TASK ITEM — From the line holding "Let g = Add(-41, Mul(-1, -8)), Function('U')(K)" to the final line below, restate each line word for word and add nothing.

[Saved entries]
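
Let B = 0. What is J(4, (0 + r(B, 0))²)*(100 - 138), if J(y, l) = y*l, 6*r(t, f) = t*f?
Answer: 0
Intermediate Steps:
r(t, f) = f*t/6 (r(t, f) = (t*f)/6 = (f*t)/6 = f*t/6)
J(y, l) = l*y
J(4, (0 + r(B, 0))²)*(100 - 138) = ((0 + (⅙)*0*0)²*4)*(100 - 138) = ((0 + 0)²*4)*(-38) = (0²*4)*(-38) = (0*4)*(-38) = 0*(-38) = 0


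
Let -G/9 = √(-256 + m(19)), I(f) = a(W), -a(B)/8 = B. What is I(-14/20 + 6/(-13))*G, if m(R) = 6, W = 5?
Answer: 1800*I*√10 ≈ 5692.1*I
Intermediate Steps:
a(B) = -8*B
I(f) = -40 (I(f) = -8*5 = -40)
G = -45*I*√10 (G = -9*√(-256 + 6) = -45*I*√10 ≈ -142.3*I)
I(-14/20 + 6/(-13))*G = -(-1800)*I*√10 = 1800*I*√10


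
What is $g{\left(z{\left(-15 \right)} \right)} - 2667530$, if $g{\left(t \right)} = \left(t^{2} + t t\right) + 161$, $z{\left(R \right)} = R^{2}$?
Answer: $-2566119$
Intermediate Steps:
$g{\left(t \right)} = 161 + 2 t^{2}$ ($g{\left(t \right)} = \left(t^{2} + t^{2}\right) + 161 = 2 t^{2} + 161 = 161 + 2 t^{2}$)
$g{\left(z{\left(-15 \right)} \right)} - 2667530 = \left(161 + 2 \left(\left(-15\right)^{2}\right)^{2}\right) - 2667530 = \left(161 + 2 \cdot 225^{2}\right) - 2667530 = \left(161 + 2 \cdot 50625\right) - 2667530 = \left(161 + 101250\right) - 2667530 = 101411 - 2667530 = -2566119$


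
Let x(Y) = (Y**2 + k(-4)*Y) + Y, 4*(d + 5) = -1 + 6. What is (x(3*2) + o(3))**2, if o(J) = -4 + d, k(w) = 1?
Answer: 25921/16 ≈ 1620.1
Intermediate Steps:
d = -15/4 (d = -5 + (-1 + 6)/4 = -5 + (1/4)*5 = -5 + 5/4 = -15/4 ≈ -3.7500)
x(Y) = Y**2 + 2*Y (x(Y) = (Y**2 + 1*Y) + Y = (Y**2 + Y) + Y = (Y + Y**2) + Y = Y**2 + 2*Y)
o(J) = -31/4 (o(J) = -4 - 15/4 = -31/4)
(x(3*2) + o(3))**2 = ((3*2)*(2 + 3*2) - 31/4)**2 = (6*(2 + 6) - 31/4)**2 = (6*8 - 31/4)**2 = (48 - 31/4)**2 = (161/4)**2 = 25921/16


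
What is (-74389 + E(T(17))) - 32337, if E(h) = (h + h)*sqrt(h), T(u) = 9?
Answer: -106672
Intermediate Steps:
E(h) = 2*h**(3/2) (E(h) = (2*h)*sqrt(h) = 2*h**(3/2))
(-74389 + E(T(17))) - 32337 = (-74389 + 2*9**(3/2)) - 32337 = (-74389 + 2*27) - 32337 = (-74389 + 54) - 32337 = -74335 - 32337 = -106672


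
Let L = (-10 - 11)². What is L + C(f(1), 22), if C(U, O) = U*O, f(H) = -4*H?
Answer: 353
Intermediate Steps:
L = 441 (L = (-21)² = 441)
C(U, O) = O*U
L + C(f(1), 22) = 441 + 22*(-4*1) = 441 + 22*(-4) = 441 - 88 = 353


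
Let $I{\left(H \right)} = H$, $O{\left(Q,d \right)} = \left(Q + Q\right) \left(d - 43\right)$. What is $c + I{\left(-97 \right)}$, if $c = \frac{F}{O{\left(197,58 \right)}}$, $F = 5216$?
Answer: $- \frac{284027}{2955} \approx -96.117$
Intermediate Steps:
$O{\left(Q,d \right)} = 2 Q \left(-43 + d\right)$
$c = \frac{2608}{2955}$ ($c = \frac{5216}{2 \cdot 197 \left(-43 + 58\right)} = \frac{5216}{2 \cdot 197 \cdot 15} = \frac{5216}{5910} = 5216 \cdot \frac{1}{5910} = \frac{2608}{2955} \approx 0.88257$)
$c + I{\left(-97 \right)} = \frac{2608}{2955} - 97 = - \frac{284027}{2955}$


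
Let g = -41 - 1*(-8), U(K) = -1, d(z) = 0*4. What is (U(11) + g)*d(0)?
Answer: 0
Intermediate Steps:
d(z) = 0
g = -33 (g = -41 + 8 = -33)
(U(11) + g)*d(0) = (-1 - 33)*0 = -34*0 = 0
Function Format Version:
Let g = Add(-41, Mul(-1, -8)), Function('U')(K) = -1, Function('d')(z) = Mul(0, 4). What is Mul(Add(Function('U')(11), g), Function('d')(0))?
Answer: 0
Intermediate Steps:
Function('d')(z) = 0
g = -33 (g = Add(-41, 8) = -33)
Mul(Add(Function('U')(11), g), Function('d')(0)) = Mul(Add(-1, -33), 0) = Mul(-34, 0) = 0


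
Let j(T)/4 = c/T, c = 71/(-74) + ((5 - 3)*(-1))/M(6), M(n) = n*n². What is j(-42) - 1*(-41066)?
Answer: 246150157/5994 ≈ 41066.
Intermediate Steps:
M(n) = n³
c = -3871/3996 (c = 71/(-74) + ((5 - 3)*(-1))/(6³) = 71*(-1/74) + (2*(-1))/216 = -71/74 - 2*1/216 = -71/74 - 1/108 = -3871/3996 ≈ -0.96872)
j(T) = -3871/(999*T) (j(T) = 4*(-3871/(3996*T)) = -3871/(999*T))
j(-42) - 1*(-41066) = -3871/999/(-42) - 1*(-41066) = -3871/999*(-1/42) + 41066 = 553/5994 + 41066 = 246150157/5994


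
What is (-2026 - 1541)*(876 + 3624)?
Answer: -16051500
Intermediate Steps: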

EXPECTED ANSWER —
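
Let g = Add(-41, Mul(-1, -8)), Function('U')(K) = -1, Function('d')(z) = Mul(0, 4). What is Mul(Add(Function('U')(11), g), Function('d')(0))?
Answer: 0
Intermediate Steps:
Function('d')(z) = 0
g = -33 (g = Add(-41, 8) = -33)
Mul(Add(Function('U')(11), g), Function('d')(0)) = Mul(Add(-1, -33), 0) = Mul(-34, 0) = 0


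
Let j(T)/4 = c/T, c = 71/(-74) + ((5 - 3)*(-1))/M(6), M(n) = n*n². What is j(-42) - 1*(-41066)?
Answer: 246150157/5994 ≈ 41066.
Intermediate Steps:
M(n) = n³
c = -3871/3996 (c = 71/(-74) + ((5 - 3)*(-1))/(6³) = 71*(-1/74) + (2*(-1))/216 = -71/74 - 2*1/216 = -71/74 - 1/108 = -3871/3996 ≈ -0.96872)
j(T) = -3871/(999*T) (j(T) = 4*(-3871/(3996*T)) = -3871/(999*T))
j(-42) - 1*(-41066) = -3871/999/(-42) - 1*(-41066) = -3871/999*(-1/42) + 41066 = 553/5994 + 41066 = 246150157/5994


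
What is (-2026 - 1541)*(876 + 3624)?
Answer: -16051500
Intermediate Steps: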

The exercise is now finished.